Data items
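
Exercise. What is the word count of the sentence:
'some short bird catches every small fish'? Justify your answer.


Split into words: some | short | bird | catches | every | small | fish = 7 words.

7


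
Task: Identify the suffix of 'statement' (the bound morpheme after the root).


The word 'statement' = 'state' (root) + '-ment' (suffix). The suffix is '-ment'.

ment


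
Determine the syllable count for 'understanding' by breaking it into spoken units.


Break 'understanding' into syllables: un-der-stand-ing -> un | der | stand | ing = 4 syllables

4 syllables


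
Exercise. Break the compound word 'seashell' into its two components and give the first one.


Split 'seashell' into 'sea' + 'shell'. The first part is 'sea'.

sea


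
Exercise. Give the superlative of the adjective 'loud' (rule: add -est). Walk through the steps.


Apply superlative formation (add -est): 'loud' -> 'loudest'.

loudest


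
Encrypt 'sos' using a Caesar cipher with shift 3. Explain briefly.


Shift each letter by 3: s -> v, o -> r, s -> v. Result: 'vrv'.

vrv


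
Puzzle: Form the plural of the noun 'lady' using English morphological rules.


Apply rule: Change -y to -ies (consonant + y). 'lady' becomes 'ladies'.

ladies


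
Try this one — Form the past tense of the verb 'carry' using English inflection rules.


Apply rule: Change -y to -ied. 'carry' becomes 'carried'.

carried


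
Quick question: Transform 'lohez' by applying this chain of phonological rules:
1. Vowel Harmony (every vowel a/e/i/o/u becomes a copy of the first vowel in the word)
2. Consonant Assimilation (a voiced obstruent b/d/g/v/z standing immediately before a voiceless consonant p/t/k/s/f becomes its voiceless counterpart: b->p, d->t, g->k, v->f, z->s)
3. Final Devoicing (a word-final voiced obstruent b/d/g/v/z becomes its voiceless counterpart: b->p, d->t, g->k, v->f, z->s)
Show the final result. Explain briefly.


Starting form: 'lohez'
Rule 1: Vowel Harmony: all vowels become 'o' (matching first vowel). 'lohez' -> 'lohoz'
Rule 2: Consonant Assimilation: no voiced obstruent (b/d/g/v/z) stands immediately before a voiceless consonant (p/t/k/s/f). No change.
Rule 3: Final Devoicing: word-final voiced obstruent 'z' becomes voiceless 's'. 'lohoz' -> 'lohos'
Final form: 'lohos'

lohos


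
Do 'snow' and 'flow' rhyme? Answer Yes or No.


Rime (stressed vowel + following sounds) of 'snow': -ow = /oʊ/
Rime of 'flow': -ow = /oʊ/
/oʊ/ and /oʊ/ are the same ending sound, so the words rhyme.

Yes


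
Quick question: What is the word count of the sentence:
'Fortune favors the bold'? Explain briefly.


Split into words: Fortune | favors | the | bold = 4 words.

4


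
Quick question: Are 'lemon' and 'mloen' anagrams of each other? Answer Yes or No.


Sorted letters of 'lemon': 'elmno'
Sorted letters of 'mloen': 'elmno'
They match.

Yes


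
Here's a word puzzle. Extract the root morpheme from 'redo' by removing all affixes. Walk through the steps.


Remove prefix 're' from 'redo' to get root 'do'.

do


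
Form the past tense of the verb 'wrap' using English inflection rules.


Apply rule: Double final consonant and add -ed. 'wrap' becomes 'wrapped'.

wrapped


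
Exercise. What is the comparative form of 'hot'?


Apply comparative formation (double final consonant, add -er): 'hot' -> 'hotter'.

hotter


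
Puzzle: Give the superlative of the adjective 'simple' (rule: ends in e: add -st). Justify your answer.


Apply superlative formation (ends in e: add -st): 'simple' -> 'simplest'.

simplest


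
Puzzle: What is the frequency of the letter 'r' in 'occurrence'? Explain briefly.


Letter 'r' in 'occurrence': found at position(s) 5, 6 = 2 occurrence(s).

2


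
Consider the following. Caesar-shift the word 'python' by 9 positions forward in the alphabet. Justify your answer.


Shift each letter by 9: p -> y, y -> h, t -> c, h -> q, o -> x, n -> w. Result: 'yhcqxw'.

yhcqxw


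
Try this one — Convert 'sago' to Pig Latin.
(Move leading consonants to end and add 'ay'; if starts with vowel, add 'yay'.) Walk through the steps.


'sago': move consonant cluster 's' to end and add 'ay': 'agosay'.

agosay


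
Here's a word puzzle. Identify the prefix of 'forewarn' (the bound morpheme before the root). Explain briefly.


The word 'forewarn' = 'fore' (prefix) + 'warn' (root). The prefix is 'fore'.

fore


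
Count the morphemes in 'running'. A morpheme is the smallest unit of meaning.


Decomposition: run (root) + -ing (suffix) = 2 morpheme(s)

2 morphemes


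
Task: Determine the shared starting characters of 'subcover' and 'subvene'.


Compare from the start: 3 characters match: 'sub'. Mismatch at position 4: 'c' vs 'v'.

sub


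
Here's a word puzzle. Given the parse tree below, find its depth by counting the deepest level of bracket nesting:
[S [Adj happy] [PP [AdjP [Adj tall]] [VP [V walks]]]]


Count bracket nesting levels:
'[' at pos 0: depth = 1
'[' at pos 3: depth = 2
'[' at pos 15: depth = 2
'[' at pos 19: depth = 3
'[' at pos 25: depth = 4
'[' at pos 37: depth = 3
'[' at pos 41: depth = 4
Maximum depth reached: 4

4


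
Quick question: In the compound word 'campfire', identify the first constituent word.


Split 'campfire' into 'camp' + 'fire'. The first part is 'camp'.

camp


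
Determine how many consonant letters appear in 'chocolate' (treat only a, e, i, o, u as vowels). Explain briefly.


Consonants in 'chocolate': c, h, c, l, t = 5 consonants.

5


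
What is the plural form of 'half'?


Apply rule: Change -f to -ves. 'half' becomes 'halves'.

halves


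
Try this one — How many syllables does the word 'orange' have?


Break 'orange' into syllables: or-ange -> or | ange = 2 syllables

2 syllables


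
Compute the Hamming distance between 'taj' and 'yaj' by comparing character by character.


Alignment:
Position 1: 't' vs 'y' = DIFFER
Position 2: 'a' vs 'a' = match
Position 3: 'j' vs 'j' = match
Total differences: 1

1


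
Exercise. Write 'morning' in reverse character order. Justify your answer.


Reverse 'morning' character by character: 'gninrom'.

gninrom


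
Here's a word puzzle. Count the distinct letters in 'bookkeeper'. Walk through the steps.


Unique letters in 'bookkeeper': {b, e, k, o, p, r} = 6 distinct letters.

6


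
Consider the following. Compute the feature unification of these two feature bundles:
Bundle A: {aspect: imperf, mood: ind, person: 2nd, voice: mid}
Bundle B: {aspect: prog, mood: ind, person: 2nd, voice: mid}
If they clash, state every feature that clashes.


Compare features:
aspect: A=imperf vs B=prog -> CLASH
mood: A=ind vs B=ind -> unified: ind
person: A=2nd vs B=2nd -> unified: 2nd
voice: A=mid vs B=mid -> unified: mid
Clash detected on feature 'aspect' (imperf vs prog); unification fails.

CLASH on 'aspect' (imperf vs prog)


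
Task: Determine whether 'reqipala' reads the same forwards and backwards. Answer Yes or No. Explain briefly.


Forward: 'reqipala'
Reversed: 'alapiqer'
They differ.

No


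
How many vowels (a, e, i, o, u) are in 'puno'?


Vowels in 'puno': u, o = 2 vowels.

2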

** WORK REQUIRED **
Print each record again. Nothing may be left out.

** WRITTEN ANSWER **
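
Exercise. What is the word count of the sentence:
'some short bird catches every small fish'? Justify your answer.


Split into words: some | short | bird | catches | every | small | fish = 7 words.

7


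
Task: Identify the suffix of 'statement' (the bound morpheme after the root).


The word 'statement' = 'state' (root) + '-ment' (suffix). The suffix is '-ment'.

ment


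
Determine the syllable count for 'understanding' by breaking it into spoken units.


Break 'understanding' into syllables: un-der-stand-ing -> un | der | stand | ing = 4 syllables

4 syllables


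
Exercise. Break the compound word 'seashell' into its two components and give the first one.


Split 'seashell' into 'sea' + 'shell'. The first part is 'sea'.

sea


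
Exercise. Give the superlative of the adjective 'loud' (rule: add -est). Walk through the steps.


Apply superlative formation (add -est): 'loud' -> 'loudest'.

loudest


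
Encrypt 'sos' using a Caesar cipher with shift 3. Explain briefly.


Shift each letter by 3: s -> v, o -> r, s -> v. Result: 'vrv'.

vrv


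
Puzzle: Form the plural of the noun 'lady' using English morphological rules.


Apply rule: Change -y to -ies (consonant + y). 'lady' becomes 'ladies'.

ladies


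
Try this one — Form the past tense of the verb 'carry' using English inflection rules.


Apply rule: Change -y to -ied. 'carry' becomes 'carried'.

carried


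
Quick question: Transform 'lohez' by applying this chain of phonological rules:
1. Vowel Harmony (every vowel a/e/i/o/u becomes a copy of the first vowel in the word)
2. Consonant Assimilation (a voiced obstruent b/d/g/v/z standing immediately before a voiceless consonant p/t/k/s/f becomes its voiceless counterpart: b->p, d->t, g->k, v->f, z->s)
3. Final Devoicing (a word-final voiced obstruent b/d/g/v/z becomes its voiceless counterpart: b->p, d->t, g->k, v->f, z->s)
Show the final result. Explain briefly.


Starting form: 'lohez'
Rule 1: Vowel Harmony: all vowels become 'o' (matching first vowel). 'lohez' -> 'lohoz'
Rule 2: Consonant Assimilation: no voiced obstruent (b/d/g/v/z) stands immediately before a voiceless consonant (p/t/k/s/f). No change.
Rule 3: Final Devoicing: word-final voiced obstruent 'z' becomes voiceless 's'. 'lohoz' -> 'lohos'
Final form: 'lohos'

lohos


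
Do 'snow' and 'flow' rhyme? Answer Yes or No.


Rime (stressed vowel + following sounds) of 'snow': -ow = /oʊ/
Rime of 'flow': -ow = /oʊ/
/oʊ/ and /oʊ/ are the same ending sound, so the words rhyme.

Yes


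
Quick question: What is the word count of the sentence:
'Fortune favors the bold'? Explain briefly.


Split into words: Fortune | favors | the | bold = 4 words.

4


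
Quick question: Are 'lemon' and 'mloen' anagrams of each other? Answer Yes or No.


Sorted letters of 'lemon': 'elmno'
Sorted letters of 'mloen': 'elmno'
They match.

Yes


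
Here's a word puzzle. Extract the root morpheme from 'redo' by removing all affixes. Walk through the steps.


Remove prefix 're' from 'redo' to get root 'do'.

do


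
Form the past tense of the verb 'wrap' using English inflection rules.


Apply rule: Double final consonant and add -ed. 'wrap' becomes 'wrapped'.

wrapped


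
Exercise. What is the comparative form of 'hot'?


Apply comparative formation (double final consonant, add -er): 'hot' -> 'hotter'.

hotter


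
Puzzle: Give the superlative of the adjective 'simple' (rule: ends in e: add -st). Justify your answer.


Apply superlative formation (ends in e: add -st): 'simple' -> 'simplest'.

simplest


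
Puzzle: What is the frequency of the letter 'r' in 'occurrence'? Explain briefly.


Letter 'r' in 'occurrence': found at position(s) 5, 6 = 2 occurrence(s).

2


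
Consider the following. Caesar-shift the word 'python' by 9 positions forward in the alphabet. Justify your answer.


Shift each letter by 9: p -> y, y -> h, t -> c, h -> q, o -> x, n -> w. Result: 'yhcqxw'.

yhcqxw


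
Try this one — Convert 'sago' to Pig Latin.
(Move leading consonants to end and add 'ay'; if starts with vowel, add 'yay'.) Walk through the steps.


'sago': move consonant cluster 's' to end and add 'ay': 'agosay'.

agosay


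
Here's a word puzzle. Identify the prefix of 'forewarn' (the bound morpheme before the root). Explain briefly.


The word 'forewarn' = 'fore' (prefix) + 'warn' (root). The prefix is 'fore'.

fore


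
Count the morphemes in 'running'. A morpheme is the smallest unit of meaning.


Decomposition: run (root) + -ing (suffix) = 2 morpheme(s)

2 morphemes


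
Task: Determine the shared starting characters of 'subcover' and 'subvene'.


Compare from the start: 3 characters match: 'sub'. Mismatch at position 4: 'c' vs 'v'.

sub


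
Here's a word puzzle. Given the parse tree below, find its depth by counting the deepest level of bracket nesting:
[S [Adj happy] [PP [AdjP [Adj tall]] [VP [V walks]]]]


Count bracket nesting levels:
'[' at pos 0: depth = 1
'[' at pos 3: depth = 2
'[' at pos 15: depth = 2
'[' at pos 19: depth = 3
'[' at pos 25: depth = 4
'[' at pos 37: depth = 3
'[' at pos 41: depth = 4
Maximum depth reached: 4

4


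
Quick question: In the compound word 'campfire', identify the first constituent word.


Split 'campfire' into 'camp' + 'fire'. The first part is 'camp'.

camp


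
Determine how many consonant letters appear in 'chocolate' (treat only a, e, i, o, u as vowels). Explain briefly.


Consonants in 'chocolate': c, h, c, l, t = 5 consonants.

5


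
What is the plural form of 'half'?


Apply rule: Change -f to -ves. 'half' becomes 'halves'.

halves


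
Try this one — How many syllables does the word 'orange' have?


Break 'orange' into syllables: or-ange -> or | ange = 2 syllables

2 syllables


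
Compute the Hamming distance between 'taj' and 'yaj' by comparing character by character.


Alignment:
Position 1: 't' vs 'y' = DIFFER
Position 2: 'a' vs 'a' = match
Position 3: 'j' vs 'j' = match
Total differences: 1

1


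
Exercise. Write 'morning' in reverse character order. Justify your answer.


Reverse 'morning' character by character: 'gninrom'.

gninrom


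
Here's a word puzzle. Count the distinct letters in 'bookkeeper'. Walk through the steps.


Unique letters in 'bookkeeper': {b, e, k, o, p, r} = 6 distinct letters.

6


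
Consider the following. Compute the feature unification of these two feature bundles:
Bundle A: {aspect: imperf, mood: ind, person: 2nd, voice: mid}
Bundle B: {aspect: prog, mood: ind, person: 2nd, voice: mid}
If they clash, state every feature that clashes.


Compare features:
aspect: A=imperf vs B=prog -> CLASH
mood: A=ind vs B=ind -> unified: ind
person: A=2nd vs B=2nd -> unified: 2nd
voice: A=mid vs B=mid -> unified: mid
Clash detected on feature 'aspect' (imperf vs prog); unification fails.

CLASH on 'aspect' (imperf vs prog)


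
Task: Determine whether 'reqipala' reads the same forwards and backwards. Answer Yes or No. Explain briefly.


Forward: 'reqipala'
Reversed: 'alapiqer'
They differ.

No


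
How many vowels (a, e, i, o, u) are in 'puno'?


Vowels in 'puno': u, o = 2 vowels.

2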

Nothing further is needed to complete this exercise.